* _Directions_
In the entries below, filter for the word "Interior" and copy every matching line.
++++ Stored data ++++
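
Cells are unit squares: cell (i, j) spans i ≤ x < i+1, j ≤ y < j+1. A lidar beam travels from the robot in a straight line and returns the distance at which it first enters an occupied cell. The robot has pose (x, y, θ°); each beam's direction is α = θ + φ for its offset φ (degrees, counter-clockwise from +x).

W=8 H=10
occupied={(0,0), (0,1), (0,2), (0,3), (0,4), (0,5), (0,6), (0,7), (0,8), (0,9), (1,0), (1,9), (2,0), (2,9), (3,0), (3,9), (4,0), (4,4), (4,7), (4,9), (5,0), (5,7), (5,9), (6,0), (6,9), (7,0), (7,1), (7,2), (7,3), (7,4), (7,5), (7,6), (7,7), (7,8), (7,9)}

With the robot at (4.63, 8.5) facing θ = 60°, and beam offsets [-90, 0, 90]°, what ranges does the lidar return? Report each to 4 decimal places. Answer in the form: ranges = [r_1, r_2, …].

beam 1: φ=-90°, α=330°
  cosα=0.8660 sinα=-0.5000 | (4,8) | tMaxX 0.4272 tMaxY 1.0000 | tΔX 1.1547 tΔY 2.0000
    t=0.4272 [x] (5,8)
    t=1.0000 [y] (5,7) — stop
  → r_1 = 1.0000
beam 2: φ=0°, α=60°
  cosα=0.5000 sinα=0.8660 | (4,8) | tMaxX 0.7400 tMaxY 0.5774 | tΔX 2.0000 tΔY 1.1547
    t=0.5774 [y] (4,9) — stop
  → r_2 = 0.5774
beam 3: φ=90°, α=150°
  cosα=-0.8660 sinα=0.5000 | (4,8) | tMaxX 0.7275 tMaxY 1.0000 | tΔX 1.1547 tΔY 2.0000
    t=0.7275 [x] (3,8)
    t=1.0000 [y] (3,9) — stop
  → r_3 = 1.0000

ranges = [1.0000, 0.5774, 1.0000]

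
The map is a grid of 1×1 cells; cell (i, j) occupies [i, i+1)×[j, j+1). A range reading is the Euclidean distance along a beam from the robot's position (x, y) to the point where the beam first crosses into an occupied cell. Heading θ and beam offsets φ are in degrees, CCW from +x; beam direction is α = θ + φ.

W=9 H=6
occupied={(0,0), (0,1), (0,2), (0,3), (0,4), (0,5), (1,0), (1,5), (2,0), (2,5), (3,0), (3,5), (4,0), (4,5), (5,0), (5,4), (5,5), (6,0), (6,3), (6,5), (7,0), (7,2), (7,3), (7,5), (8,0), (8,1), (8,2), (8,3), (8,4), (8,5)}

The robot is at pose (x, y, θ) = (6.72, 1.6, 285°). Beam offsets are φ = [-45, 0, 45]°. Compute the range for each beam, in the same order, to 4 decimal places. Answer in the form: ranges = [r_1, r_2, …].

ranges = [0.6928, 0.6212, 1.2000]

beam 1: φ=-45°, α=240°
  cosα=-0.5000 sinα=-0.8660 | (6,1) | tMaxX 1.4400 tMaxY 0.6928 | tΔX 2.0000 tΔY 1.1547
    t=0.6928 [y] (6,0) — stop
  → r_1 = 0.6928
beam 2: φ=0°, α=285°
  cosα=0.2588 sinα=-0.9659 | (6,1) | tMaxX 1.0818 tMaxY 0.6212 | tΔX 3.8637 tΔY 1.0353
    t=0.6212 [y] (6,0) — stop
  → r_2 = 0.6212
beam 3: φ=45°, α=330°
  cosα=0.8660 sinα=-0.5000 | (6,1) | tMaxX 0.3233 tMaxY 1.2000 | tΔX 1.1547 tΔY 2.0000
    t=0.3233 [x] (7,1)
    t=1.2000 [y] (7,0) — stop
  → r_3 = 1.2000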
++++
++++ Stored data ++++
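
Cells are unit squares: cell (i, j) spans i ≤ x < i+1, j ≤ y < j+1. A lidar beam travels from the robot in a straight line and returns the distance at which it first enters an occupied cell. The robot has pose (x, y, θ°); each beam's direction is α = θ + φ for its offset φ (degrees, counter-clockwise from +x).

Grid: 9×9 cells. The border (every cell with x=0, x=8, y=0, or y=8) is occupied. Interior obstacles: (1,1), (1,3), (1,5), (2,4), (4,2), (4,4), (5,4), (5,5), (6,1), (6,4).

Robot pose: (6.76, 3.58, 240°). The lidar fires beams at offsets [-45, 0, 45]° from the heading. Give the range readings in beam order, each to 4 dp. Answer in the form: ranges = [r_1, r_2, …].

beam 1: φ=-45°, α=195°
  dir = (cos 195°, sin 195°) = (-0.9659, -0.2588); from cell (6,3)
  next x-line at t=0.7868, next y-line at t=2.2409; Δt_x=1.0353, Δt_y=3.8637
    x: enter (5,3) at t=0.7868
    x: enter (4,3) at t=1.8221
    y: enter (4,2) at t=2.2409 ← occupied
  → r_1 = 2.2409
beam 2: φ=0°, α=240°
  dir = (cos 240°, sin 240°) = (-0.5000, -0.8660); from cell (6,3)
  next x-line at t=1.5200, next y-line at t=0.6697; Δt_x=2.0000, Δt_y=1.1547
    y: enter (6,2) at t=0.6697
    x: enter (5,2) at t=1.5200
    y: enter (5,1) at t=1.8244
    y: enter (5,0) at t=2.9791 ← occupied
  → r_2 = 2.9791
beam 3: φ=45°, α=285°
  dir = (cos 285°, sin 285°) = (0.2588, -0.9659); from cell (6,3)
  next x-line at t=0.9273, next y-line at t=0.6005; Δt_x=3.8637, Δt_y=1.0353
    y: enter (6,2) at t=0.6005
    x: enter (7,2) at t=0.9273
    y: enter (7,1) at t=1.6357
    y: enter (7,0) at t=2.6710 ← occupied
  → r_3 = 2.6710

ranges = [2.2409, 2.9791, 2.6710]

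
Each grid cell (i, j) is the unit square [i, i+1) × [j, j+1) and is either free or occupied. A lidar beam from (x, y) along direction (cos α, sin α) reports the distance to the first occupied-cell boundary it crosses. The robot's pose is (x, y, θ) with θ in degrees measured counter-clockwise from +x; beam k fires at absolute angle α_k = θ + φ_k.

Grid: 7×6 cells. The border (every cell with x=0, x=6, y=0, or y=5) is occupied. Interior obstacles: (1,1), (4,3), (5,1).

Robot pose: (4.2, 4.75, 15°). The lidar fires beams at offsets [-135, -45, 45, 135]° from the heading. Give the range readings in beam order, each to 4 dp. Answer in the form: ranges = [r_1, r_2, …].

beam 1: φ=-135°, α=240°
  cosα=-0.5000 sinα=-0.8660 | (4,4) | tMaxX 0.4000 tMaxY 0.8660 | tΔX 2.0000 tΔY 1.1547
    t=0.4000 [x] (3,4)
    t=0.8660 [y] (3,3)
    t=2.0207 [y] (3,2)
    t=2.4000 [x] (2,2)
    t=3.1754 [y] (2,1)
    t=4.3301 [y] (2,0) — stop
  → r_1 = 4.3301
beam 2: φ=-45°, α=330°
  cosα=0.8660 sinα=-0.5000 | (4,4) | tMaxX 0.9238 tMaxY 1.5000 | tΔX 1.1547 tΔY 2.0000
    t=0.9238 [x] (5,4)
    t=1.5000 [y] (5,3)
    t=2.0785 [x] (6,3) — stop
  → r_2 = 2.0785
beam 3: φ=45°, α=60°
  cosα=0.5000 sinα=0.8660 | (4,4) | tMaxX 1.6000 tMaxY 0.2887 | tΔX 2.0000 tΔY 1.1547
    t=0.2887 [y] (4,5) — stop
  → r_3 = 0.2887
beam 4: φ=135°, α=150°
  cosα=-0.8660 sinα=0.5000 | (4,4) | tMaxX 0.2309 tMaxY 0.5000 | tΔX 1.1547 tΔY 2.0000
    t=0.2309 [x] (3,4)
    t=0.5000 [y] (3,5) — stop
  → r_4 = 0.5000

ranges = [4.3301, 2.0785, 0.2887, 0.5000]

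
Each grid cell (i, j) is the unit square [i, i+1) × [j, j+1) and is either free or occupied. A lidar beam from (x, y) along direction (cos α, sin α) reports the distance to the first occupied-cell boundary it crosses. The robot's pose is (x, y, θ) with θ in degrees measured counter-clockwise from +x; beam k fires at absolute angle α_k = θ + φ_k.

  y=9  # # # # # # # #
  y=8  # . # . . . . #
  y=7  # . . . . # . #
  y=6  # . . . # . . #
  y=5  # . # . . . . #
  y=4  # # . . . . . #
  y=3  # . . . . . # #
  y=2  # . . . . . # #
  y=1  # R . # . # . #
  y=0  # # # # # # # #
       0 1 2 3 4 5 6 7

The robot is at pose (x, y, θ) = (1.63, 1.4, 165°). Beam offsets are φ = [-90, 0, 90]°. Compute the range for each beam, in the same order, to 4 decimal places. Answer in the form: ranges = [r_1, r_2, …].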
++++
* _Answer to the exercise_
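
Grid: 9×9 cells. The border (every cell with x=0, x=8, y=0, or y=8) is occupied. Interior obstacles: (1,1), (1,3), (1,5), (2,4), (4,2), (4,4), (5,4), (5,5), (6,1), (6,4).
Grid: 7×6 cells. The border (every cell with x=0, x=6, y=0, or y=5) is occupied. Interior obstacles: (1,1), (4,3), (5,1).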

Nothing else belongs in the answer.